What you return must be an exact copy of the lines in the listing below between the line holding "Stage 6: that same 84-tooth" and the line holding "Stage 3: that", inclusive, and nothing more.
Provided records below:
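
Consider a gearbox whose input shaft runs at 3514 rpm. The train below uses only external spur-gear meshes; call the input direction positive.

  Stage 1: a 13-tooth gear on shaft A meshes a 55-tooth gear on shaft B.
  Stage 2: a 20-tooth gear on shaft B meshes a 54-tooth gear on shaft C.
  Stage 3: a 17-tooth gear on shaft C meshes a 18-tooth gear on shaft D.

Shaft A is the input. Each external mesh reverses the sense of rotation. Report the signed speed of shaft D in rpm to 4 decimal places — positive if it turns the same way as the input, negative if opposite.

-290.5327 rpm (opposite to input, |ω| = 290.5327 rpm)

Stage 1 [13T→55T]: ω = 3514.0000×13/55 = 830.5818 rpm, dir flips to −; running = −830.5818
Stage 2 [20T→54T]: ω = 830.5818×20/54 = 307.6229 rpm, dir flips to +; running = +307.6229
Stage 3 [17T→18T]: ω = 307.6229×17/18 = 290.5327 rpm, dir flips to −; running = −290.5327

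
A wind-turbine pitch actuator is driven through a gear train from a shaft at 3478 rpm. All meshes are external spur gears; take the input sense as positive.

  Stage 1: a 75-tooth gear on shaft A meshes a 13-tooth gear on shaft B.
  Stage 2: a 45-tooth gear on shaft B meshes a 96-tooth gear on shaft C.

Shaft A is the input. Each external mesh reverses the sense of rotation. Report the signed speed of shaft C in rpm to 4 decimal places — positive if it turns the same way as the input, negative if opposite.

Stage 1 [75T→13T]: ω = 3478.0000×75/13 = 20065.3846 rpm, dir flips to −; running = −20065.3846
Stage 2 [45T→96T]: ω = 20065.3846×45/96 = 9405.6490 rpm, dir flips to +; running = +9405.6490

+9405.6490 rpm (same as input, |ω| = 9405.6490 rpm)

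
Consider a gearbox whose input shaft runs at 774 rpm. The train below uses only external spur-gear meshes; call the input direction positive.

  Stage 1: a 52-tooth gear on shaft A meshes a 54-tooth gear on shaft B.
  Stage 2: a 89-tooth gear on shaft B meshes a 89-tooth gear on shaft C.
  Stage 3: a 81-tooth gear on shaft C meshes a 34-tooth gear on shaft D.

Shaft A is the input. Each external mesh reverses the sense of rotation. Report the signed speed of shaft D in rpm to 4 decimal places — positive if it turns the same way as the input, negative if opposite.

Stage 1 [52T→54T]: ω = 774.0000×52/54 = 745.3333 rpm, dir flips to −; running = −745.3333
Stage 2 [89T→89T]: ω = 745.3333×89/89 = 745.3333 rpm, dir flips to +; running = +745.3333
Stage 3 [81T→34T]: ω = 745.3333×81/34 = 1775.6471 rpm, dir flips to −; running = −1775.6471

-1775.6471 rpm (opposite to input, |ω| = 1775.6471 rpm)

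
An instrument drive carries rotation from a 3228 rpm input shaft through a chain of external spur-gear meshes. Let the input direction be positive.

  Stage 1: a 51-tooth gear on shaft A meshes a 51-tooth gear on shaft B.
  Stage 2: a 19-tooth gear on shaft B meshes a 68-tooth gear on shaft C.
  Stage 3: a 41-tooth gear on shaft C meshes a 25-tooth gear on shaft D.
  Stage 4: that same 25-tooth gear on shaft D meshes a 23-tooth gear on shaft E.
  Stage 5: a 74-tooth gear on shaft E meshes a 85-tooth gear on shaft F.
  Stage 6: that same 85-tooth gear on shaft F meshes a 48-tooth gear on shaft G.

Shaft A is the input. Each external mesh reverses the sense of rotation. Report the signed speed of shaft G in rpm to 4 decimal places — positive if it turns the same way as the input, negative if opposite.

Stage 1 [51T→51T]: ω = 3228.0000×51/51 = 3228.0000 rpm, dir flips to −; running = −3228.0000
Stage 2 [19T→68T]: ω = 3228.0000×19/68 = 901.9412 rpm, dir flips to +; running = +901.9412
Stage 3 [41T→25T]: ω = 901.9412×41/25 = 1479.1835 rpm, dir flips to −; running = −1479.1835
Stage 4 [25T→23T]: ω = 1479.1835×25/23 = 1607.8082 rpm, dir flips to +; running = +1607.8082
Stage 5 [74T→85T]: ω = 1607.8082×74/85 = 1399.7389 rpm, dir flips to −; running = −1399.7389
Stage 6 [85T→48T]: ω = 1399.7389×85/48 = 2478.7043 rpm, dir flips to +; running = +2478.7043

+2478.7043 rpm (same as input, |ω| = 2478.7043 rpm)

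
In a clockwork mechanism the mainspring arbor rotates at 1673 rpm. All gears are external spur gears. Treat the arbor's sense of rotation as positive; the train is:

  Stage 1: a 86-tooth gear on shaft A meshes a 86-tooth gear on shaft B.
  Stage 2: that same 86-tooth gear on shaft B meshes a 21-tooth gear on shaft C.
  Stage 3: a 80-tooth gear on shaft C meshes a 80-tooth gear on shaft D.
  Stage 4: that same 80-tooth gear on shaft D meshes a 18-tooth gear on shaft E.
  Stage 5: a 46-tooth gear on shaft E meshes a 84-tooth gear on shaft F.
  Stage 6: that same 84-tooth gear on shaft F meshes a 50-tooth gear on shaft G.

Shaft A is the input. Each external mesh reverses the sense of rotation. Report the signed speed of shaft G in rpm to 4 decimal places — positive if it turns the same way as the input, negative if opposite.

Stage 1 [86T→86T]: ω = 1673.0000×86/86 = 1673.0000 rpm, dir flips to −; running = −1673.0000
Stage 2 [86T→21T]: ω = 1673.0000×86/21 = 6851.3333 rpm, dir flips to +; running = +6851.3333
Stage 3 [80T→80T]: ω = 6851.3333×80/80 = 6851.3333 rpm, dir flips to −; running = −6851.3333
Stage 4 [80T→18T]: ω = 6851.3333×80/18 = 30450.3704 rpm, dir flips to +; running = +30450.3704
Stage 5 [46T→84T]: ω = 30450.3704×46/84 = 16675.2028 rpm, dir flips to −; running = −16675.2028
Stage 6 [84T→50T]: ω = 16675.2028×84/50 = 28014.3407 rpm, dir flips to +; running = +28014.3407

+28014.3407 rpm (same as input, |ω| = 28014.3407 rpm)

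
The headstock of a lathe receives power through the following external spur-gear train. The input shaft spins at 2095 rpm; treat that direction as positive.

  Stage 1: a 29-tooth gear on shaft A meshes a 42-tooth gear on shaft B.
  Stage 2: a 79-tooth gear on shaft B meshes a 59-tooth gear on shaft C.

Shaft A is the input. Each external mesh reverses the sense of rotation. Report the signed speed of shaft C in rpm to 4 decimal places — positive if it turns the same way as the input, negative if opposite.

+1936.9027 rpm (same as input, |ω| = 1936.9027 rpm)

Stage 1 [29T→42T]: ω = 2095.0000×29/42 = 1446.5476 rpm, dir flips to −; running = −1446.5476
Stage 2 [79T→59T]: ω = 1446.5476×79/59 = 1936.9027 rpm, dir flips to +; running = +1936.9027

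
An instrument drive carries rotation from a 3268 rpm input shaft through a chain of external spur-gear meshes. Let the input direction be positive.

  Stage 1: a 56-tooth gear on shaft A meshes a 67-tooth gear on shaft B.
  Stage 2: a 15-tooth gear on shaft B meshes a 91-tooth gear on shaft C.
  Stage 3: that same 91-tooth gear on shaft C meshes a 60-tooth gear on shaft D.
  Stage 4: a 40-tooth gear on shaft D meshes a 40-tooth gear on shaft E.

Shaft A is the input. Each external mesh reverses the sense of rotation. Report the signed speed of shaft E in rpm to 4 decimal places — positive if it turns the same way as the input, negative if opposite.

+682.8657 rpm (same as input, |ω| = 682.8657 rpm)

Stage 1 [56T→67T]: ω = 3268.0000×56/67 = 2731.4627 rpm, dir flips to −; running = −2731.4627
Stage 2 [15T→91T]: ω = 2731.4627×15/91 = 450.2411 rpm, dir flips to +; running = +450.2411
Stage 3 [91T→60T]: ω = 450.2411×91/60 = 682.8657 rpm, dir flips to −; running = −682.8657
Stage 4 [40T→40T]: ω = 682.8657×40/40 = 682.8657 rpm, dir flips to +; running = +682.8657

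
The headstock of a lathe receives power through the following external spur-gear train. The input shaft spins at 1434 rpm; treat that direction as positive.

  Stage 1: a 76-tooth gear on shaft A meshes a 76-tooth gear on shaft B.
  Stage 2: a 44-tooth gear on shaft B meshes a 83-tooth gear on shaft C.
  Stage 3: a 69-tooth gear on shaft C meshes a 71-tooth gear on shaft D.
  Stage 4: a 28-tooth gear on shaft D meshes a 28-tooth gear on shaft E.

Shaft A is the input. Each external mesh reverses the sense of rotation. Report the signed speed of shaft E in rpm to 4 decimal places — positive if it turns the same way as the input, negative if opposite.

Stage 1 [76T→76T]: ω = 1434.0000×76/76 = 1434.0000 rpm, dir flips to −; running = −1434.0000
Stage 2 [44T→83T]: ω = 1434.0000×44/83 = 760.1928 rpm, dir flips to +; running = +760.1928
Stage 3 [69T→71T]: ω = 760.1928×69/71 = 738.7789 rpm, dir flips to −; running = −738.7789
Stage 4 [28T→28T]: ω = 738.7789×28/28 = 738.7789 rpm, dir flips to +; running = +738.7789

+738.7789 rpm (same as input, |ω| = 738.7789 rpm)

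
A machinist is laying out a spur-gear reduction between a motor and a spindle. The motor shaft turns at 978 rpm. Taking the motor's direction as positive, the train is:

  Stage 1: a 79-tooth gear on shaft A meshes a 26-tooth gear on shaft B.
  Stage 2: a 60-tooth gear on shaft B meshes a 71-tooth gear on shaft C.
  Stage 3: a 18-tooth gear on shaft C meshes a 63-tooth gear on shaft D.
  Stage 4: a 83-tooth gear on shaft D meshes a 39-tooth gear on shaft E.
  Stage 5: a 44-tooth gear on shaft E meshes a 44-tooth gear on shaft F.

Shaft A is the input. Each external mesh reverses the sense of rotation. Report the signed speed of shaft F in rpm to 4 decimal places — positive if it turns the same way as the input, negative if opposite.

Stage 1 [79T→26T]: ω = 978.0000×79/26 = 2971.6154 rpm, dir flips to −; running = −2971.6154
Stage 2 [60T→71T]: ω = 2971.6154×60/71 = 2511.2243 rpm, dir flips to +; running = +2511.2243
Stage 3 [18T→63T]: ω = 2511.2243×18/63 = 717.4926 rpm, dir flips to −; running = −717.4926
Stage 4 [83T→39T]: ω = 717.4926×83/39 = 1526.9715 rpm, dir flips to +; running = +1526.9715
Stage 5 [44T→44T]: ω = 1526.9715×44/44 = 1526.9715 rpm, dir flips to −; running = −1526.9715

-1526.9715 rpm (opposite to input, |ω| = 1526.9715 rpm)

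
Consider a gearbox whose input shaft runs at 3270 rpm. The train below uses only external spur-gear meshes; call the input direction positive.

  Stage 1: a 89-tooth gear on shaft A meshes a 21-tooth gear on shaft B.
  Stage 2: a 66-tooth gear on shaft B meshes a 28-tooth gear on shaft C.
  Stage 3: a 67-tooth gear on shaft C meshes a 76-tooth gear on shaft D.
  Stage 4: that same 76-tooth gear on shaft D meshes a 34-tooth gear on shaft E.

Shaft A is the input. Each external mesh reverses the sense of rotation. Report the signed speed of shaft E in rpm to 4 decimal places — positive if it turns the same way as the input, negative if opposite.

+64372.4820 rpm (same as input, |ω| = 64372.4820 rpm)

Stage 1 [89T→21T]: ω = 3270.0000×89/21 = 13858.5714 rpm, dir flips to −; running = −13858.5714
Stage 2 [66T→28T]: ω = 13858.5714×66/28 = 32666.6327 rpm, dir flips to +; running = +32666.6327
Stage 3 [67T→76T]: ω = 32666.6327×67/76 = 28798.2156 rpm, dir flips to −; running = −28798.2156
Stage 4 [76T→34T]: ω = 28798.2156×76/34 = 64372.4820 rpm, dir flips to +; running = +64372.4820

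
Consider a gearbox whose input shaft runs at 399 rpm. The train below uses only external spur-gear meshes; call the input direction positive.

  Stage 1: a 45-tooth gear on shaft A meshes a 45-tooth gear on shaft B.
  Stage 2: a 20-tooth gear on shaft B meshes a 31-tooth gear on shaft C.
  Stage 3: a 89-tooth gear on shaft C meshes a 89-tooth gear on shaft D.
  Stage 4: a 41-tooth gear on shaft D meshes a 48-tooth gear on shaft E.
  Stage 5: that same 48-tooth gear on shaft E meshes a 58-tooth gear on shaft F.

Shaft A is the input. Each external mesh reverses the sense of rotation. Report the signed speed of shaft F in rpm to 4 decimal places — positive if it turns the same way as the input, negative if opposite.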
End of Provided records.
* [Reply]
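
  Stage 6: that same 84-tooth gear on shaft F meshes a 50-tooth gear on shaft G.

Shaft A is the input. Each external mesh reverses the sense of rotation. Report the signed speed of shaft G in rpm to 4 decimal places — positive if it turns the same way as the input, negative if opposite.

Stage 1 [86T→86T]: ω = 1673.0000×86/86 = 1673.0000 rpm, dir flips to −; running = −1673.0000
Stage 2 [86T→21T]: ω = 1673.0000×86/21 = 6851.3333 rpm, dir flips to +; running = +6851.3333
Stage 3 [80T→80T]: ω = 6851.3333×80/80 = 6851.3333 rpm, dir flips to −; running = −6851.3333
Stage 4 [80T→18T]: ω = 6851.3333×80/18 = 30450.3704 rpm, dir flips to +; running = +30450.3704
Stage 5 [46T→84T]: ω = 30450.3704×46/84 = 16675.2028 rpm, dir flips to −; running = −16675.2028
Stage 6 [84T→50T]: ω = 16675.2028×84/50 = 28014.3407 rpm, dir flips to +; running = +28014.3407

+28014.3407 rpm (same as input, |ω| = 28014.3407 rpm)

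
The headstock of a lathe receives power through the following external spur-gear train. The input shaft spins at 2095 rpm; treat that direction as positive.

  Stage 1: a 29-tooth gear on shaft A meshes a 42-tooth gear on shaft B.
  Stage 2: a 79-tooth gear on shaft B meshes a 59-tooth gear on shaft C.

Shaft A is the input. Each external mesh reverses the sense of rotation. Report the signed speed of shaft C in rpm to 4 decimal places — positive if it turns the same way as the input, negative if opposite.

+1936.9027 rpm (same as input, |ω| = 1936.9027 rpm)

Stage 1 [29T→42T]: ω = 2095.0000×29/42 = 1446.5476 rpm, dir flips to −; running = −1446.5476
Stage 2 [79T→59T]: ω = 1446.5476×79/59 = 1936.9027 rpm, dir flips to +; running = +1936.9027

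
An instrument drive carries rotation from a 3268 rpm input shaft through a chain of external spur-gear meshes. Let the input direction be positive.

  Stage 1: a 56-tooth gear on shaft A meshes a 67-tooth gear on shaft B.
  Stage 2: a 15-tooth gear on shaft B meshes a 91-tooth gear on shaft C.
  Stage 3: that same 91-tooth gear on shaft C meshes a 60-tooth gear on shaft D.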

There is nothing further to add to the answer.